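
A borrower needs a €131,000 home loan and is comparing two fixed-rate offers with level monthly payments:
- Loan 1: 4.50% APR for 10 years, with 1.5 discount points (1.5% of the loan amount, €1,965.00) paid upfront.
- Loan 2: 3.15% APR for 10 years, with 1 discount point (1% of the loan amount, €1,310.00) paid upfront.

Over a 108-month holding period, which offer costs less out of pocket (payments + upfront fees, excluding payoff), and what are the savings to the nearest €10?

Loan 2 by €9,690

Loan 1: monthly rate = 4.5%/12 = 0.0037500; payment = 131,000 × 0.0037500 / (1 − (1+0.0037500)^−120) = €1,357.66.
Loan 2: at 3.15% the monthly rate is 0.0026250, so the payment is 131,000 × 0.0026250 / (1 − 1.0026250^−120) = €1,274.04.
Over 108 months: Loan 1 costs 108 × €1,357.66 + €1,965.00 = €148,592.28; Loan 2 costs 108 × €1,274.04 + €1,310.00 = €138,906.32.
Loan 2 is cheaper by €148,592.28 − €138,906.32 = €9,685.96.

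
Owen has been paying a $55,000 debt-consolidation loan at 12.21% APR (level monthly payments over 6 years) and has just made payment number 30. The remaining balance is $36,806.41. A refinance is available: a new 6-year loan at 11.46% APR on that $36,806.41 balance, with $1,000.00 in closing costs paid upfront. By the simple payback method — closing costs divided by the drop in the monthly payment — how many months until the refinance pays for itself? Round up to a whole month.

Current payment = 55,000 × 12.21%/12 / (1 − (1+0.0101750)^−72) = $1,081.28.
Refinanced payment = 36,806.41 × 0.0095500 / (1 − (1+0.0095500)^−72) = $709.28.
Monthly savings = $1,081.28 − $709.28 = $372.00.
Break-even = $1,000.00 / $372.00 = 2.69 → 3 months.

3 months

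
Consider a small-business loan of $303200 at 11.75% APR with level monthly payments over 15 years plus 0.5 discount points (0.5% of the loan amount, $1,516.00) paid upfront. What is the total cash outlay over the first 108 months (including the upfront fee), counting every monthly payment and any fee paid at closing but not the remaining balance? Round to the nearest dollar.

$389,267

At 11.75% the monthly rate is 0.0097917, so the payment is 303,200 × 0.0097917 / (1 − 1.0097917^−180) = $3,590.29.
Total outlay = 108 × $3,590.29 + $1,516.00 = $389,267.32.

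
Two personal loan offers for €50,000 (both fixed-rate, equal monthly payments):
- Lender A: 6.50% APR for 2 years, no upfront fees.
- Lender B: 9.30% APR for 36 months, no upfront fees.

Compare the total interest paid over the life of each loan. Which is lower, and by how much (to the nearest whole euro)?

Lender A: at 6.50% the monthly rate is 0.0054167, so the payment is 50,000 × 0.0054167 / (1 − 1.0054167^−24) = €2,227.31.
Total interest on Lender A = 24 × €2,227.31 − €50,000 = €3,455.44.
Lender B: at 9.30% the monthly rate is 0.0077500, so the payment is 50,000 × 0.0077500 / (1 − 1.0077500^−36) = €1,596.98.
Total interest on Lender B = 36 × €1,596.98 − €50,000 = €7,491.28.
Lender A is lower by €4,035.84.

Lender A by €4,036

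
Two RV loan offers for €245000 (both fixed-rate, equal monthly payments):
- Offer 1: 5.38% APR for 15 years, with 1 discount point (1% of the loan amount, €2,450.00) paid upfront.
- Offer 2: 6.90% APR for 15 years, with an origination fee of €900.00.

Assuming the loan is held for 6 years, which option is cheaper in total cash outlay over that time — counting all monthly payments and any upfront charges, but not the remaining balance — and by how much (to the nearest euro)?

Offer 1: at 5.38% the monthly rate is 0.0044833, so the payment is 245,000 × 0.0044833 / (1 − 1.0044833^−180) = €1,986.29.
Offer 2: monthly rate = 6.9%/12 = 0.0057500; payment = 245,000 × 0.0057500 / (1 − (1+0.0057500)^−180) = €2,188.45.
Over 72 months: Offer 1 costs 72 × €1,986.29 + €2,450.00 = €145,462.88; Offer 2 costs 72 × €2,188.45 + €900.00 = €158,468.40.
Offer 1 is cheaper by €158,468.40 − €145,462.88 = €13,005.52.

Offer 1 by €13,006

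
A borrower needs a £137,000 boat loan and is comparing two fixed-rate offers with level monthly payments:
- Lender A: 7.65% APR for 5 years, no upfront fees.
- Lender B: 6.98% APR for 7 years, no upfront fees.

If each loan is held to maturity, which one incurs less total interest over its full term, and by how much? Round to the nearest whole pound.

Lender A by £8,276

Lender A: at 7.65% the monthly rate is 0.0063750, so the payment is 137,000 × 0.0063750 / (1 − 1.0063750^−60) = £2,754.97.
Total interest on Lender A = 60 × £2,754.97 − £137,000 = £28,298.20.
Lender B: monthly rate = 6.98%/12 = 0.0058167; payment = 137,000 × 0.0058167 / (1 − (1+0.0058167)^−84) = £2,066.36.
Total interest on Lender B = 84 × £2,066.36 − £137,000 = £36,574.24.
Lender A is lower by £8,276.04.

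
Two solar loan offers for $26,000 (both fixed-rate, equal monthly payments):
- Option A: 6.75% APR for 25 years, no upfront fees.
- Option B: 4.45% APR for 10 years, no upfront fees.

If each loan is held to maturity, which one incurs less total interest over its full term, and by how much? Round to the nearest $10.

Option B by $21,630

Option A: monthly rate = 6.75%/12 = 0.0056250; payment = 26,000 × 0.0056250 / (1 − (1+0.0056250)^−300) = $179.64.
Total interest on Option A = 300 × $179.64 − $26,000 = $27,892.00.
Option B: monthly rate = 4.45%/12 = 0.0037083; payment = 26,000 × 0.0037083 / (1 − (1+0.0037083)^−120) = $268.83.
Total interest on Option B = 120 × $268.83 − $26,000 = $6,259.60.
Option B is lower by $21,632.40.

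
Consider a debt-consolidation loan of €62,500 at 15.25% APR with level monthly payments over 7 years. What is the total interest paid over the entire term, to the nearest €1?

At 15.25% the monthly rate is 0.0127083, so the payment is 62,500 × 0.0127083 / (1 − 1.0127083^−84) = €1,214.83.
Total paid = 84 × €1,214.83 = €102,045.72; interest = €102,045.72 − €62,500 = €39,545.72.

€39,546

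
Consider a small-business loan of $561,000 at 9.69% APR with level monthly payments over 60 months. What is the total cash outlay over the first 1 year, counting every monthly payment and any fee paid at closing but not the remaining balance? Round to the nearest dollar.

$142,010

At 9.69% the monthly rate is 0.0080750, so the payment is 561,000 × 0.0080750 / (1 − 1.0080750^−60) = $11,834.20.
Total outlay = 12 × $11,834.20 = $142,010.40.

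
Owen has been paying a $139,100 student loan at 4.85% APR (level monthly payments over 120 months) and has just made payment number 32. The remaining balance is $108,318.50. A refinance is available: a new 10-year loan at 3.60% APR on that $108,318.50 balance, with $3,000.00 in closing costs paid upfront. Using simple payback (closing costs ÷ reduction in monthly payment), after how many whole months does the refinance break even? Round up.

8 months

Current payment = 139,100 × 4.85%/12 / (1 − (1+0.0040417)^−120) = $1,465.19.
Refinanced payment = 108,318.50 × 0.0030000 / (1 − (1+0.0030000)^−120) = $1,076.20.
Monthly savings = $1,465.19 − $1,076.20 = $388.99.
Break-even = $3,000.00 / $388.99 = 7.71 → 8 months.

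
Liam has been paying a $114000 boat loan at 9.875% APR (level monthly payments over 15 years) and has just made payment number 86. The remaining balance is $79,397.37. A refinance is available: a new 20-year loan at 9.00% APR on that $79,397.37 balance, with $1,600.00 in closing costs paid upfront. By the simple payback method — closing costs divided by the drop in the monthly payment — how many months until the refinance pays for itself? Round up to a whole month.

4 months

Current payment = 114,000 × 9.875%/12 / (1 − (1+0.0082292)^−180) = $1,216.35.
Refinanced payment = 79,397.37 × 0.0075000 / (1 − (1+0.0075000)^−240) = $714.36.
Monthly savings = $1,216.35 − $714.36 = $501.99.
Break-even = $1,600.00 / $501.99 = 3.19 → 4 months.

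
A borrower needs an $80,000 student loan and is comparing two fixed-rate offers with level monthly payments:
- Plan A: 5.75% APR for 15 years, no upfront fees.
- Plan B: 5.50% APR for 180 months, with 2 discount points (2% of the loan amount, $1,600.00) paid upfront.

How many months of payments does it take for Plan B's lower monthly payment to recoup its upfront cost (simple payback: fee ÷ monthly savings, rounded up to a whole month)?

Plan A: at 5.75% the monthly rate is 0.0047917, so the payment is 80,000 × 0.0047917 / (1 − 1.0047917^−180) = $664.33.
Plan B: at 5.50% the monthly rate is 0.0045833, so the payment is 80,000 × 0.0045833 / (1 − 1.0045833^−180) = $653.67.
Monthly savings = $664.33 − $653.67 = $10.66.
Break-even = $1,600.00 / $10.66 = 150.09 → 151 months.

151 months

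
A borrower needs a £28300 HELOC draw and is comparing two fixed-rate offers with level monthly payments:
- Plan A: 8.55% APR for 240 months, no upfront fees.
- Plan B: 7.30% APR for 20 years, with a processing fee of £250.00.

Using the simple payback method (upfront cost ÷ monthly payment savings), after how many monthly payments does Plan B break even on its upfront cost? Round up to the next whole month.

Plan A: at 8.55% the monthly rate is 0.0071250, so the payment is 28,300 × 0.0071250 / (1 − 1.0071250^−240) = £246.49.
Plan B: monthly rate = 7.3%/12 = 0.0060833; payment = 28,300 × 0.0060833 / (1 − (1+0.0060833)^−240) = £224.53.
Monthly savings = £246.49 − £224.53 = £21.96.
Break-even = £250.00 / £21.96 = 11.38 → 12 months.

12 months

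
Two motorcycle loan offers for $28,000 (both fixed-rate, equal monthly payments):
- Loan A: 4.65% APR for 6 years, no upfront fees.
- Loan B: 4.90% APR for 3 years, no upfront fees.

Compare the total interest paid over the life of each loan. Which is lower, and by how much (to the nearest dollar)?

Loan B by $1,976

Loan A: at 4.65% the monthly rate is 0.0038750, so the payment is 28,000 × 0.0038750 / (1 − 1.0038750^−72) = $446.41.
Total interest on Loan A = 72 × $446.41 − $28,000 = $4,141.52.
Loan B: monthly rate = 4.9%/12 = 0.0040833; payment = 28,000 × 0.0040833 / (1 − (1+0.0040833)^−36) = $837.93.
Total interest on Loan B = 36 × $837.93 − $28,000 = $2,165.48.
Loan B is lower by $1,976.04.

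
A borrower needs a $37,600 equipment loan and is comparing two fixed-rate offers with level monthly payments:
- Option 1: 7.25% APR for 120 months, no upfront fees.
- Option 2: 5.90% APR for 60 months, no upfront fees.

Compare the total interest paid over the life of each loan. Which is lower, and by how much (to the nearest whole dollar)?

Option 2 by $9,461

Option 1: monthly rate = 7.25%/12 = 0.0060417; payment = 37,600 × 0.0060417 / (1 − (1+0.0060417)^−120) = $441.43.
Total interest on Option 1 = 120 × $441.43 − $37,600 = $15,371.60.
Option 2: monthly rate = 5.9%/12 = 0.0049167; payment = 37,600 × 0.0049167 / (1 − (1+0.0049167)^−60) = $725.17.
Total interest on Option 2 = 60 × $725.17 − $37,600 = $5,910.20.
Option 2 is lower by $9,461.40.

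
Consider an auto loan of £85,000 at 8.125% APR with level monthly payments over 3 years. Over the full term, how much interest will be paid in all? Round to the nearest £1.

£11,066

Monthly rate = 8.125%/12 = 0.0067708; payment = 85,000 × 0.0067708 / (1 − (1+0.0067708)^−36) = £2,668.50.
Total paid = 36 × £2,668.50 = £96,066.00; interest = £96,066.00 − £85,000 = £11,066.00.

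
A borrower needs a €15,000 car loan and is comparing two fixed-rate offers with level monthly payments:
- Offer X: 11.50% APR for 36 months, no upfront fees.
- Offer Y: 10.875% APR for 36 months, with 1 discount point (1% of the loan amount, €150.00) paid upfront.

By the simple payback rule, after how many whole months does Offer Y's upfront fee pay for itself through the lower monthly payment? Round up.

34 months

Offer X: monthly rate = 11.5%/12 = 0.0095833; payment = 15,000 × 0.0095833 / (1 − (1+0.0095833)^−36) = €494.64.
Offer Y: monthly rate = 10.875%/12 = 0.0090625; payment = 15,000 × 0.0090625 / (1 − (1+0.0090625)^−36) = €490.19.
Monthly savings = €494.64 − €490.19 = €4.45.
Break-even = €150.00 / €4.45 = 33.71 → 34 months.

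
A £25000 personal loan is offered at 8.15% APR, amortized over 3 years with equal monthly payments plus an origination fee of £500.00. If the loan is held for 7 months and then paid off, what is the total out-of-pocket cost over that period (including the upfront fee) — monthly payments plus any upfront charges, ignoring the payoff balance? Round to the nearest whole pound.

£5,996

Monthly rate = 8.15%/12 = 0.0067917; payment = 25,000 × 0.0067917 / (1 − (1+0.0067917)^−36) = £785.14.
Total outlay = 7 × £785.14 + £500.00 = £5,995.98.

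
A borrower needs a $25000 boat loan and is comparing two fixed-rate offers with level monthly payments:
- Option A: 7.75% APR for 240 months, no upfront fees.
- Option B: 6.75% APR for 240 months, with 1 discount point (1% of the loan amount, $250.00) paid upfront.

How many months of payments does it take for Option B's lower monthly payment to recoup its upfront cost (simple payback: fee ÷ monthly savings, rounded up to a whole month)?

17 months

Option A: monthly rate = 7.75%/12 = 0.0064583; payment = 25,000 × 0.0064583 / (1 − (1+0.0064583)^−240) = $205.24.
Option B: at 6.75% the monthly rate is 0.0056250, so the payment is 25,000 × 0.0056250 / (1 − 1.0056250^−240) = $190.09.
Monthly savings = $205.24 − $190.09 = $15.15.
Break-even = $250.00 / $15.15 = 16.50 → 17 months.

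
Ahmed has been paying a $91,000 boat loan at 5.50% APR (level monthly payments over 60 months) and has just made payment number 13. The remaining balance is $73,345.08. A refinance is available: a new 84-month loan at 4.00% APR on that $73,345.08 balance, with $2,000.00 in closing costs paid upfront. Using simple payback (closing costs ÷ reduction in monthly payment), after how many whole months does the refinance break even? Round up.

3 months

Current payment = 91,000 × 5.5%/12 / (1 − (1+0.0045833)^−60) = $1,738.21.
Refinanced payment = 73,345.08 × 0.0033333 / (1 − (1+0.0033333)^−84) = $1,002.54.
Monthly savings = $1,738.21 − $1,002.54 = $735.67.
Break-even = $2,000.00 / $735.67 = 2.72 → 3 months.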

******

● **Task item**
The line with "- Loan 2: 3.15%" marks the end; reproduce exactly every line from the start of the entries up to it, that line included.

● **Result of this task**
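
A borrower needs a €131,000 home loan and is comparing two fixed-rate offers with level monthly payments:
- Loan 1: 4.50% APR for 10 years, with 1.5 discount points (1.5% of the loan amount, €1,965.00) paid upfront.
- Loan 2: 3.15% APR for 10 years, with 1 discount point (1% of the loan amount, €1,310.00) paid upfront.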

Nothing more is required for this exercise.